BEGIN
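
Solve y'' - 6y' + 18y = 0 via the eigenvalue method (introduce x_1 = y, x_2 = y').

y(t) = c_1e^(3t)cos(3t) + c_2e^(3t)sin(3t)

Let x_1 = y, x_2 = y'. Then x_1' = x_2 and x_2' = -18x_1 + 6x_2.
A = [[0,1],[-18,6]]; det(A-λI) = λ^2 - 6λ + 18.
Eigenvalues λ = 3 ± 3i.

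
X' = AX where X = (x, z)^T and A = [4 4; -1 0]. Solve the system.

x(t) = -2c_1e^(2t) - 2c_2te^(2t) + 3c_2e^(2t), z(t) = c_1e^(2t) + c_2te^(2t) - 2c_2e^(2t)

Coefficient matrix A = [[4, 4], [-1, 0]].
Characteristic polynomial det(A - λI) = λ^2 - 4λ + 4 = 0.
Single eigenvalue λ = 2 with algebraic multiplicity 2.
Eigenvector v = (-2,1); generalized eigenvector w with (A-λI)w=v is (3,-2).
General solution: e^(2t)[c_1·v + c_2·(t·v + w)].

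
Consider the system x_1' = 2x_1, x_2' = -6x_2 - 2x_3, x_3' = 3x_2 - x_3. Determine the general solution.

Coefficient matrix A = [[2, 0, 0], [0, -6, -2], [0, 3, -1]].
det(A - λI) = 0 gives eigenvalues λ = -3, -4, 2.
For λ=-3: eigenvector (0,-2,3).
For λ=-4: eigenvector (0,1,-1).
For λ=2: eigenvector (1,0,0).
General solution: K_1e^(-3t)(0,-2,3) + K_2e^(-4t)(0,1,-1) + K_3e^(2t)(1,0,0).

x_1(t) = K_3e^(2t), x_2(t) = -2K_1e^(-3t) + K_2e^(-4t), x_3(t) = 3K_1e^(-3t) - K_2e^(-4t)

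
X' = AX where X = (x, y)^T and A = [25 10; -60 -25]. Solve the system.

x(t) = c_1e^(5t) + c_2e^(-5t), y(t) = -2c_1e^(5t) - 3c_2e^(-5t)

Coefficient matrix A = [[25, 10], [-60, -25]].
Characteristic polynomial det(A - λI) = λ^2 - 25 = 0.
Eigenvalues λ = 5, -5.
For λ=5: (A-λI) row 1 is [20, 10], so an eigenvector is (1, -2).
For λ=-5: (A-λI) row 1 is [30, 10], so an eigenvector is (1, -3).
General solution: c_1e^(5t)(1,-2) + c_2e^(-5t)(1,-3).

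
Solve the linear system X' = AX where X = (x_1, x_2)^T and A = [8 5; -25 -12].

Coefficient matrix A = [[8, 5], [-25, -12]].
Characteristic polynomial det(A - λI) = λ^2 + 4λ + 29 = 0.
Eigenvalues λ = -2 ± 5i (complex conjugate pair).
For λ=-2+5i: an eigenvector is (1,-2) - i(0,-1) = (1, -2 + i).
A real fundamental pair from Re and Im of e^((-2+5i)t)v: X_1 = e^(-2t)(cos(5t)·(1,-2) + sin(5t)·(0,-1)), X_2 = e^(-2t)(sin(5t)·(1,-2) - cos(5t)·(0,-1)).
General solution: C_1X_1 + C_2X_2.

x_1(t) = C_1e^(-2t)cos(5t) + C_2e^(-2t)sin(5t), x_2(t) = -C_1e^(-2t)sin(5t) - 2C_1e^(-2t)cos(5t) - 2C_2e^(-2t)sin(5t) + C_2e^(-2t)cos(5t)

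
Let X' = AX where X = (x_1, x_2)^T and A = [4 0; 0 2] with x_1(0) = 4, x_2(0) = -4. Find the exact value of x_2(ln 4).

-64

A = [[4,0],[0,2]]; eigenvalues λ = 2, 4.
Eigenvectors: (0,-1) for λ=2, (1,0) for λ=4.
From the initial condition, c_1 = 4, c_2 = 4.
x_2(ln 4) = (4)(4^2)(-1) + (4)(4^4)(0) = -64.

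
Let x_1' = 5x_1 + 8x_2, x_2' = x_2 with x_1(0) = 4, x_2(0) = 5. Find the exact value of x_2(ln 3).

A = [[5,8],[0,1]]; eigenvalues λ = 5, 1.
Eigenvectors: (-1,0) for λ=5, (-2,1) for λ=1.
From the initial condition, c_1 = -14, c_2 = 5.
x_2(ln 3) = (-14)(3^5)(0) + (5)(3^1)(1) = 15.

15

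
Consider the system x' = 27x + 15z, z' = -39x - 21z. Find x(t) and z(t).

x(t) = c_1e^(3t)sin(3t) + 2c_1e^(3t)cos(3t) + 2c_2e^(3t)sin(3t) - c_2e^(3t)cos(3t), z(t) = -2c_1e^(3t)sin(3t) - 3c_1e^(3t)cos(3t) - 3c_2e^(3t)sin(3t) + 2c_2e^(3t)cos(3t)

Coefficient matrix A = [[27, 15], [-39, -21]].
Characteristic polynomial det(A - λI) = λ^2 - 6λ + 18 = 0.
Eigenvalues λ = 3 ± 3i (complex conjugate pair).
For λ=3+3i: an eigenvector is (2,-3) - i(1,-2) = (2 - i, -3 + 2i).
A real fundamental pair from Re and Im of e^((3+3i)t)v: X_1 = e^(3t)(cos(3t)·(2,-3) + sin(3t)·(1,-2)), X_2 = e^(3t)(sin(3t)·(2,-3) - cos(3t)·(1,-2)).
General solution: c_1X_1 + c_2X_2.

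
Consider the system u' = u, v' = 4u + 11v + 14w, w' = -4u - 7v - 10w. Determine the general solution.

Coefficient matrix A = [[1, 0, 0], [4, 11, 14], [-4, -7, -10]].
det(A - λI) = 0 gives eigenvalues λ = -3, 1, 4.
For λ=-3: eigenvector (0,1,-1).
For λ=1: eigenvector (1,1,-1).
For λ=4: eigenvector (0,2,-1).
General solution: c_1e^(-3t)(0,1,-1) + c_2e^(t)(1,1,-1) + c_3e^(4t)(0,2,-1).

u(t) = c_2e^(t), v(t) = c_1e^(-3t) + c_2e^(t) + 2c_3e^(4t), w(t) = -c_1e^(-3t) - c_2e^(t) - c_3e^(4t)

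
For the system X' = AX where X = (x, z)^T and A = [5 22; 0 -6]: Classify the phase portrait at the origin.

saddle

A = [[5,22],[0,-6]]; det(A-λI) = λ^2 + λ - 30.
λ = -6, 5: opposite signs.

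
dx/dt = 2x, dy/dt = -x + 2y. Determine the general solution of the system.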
END
### PROBLEM
Answer with the exact lines running from the one that contains "For the system" through the last line of the data. Include no other line.

### RESPONSE TO THIS TASK
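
For the system X' = AX where X = (x, z)^T and A = [5 22; 0 -6]: Classify the phase portrait at the origin.

saddle

A = [[5,22],[0,-6]]; det(A-λI) = λ^2 + λ - 30.
λ = -6, 5: opposite signs.

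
dx/dt = 2x, dy/dt = -x + 2y. Determine the general solution of the system.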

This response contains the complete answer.